**About this exercise**
Reproduce nothing but the lines from the one with "One-time cost to" down to the last line of the data below.

**Input**
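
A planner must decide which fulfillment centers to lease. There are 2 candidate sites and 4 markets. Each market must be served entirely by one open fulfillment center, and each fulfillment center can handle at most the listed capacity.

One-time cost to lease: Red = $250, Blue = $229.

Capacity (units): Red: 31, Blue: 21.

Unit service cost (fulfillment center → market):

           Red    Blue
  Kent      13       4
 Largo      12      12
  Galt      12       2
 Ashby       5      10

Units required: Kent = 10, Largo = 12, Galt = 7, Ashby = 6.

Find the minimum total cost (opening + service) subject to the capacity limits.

Minimum total cost: 707

Open {Red, Blue}: Kent→Blue 4·10=40, Largo→Red 12·12=144, Galt→Blue 2·7=14, Ashby→Red 5·6=30.
Loads: Red carries 18/31, Blue carries 17/21. Service 228; fixed 479; total 707.
Next best feasible plan costs 777.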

**Problem solution**
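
One-time cost to lease: Red = $250, Blue = $229.

Capacity (units): Red: 31, Blue: 21.

Unit service cost (fulfillment center → market):

           Red    Blue
  Kent      13       4
 Largo      12      12
  Galt      12       2
 Ashby       5      10

Units required: Kent = 10, Largo = 12, Galt = 7, Ashby = 6.

Find the minimum total cost (opening + service) subject to the capacity limits.

Minimum total cost: 707

Open {Red, Blue}: Kent→Blue 4·10=40, Largo→Red 12·12=144, Galt→Blue 2·7=14, Ashby→Red 5·6=30.
Loads: Red carries 18/31, Blue carries 17/21. Service 228; fixed 479; total 707.
Next best feasible plan costs 777.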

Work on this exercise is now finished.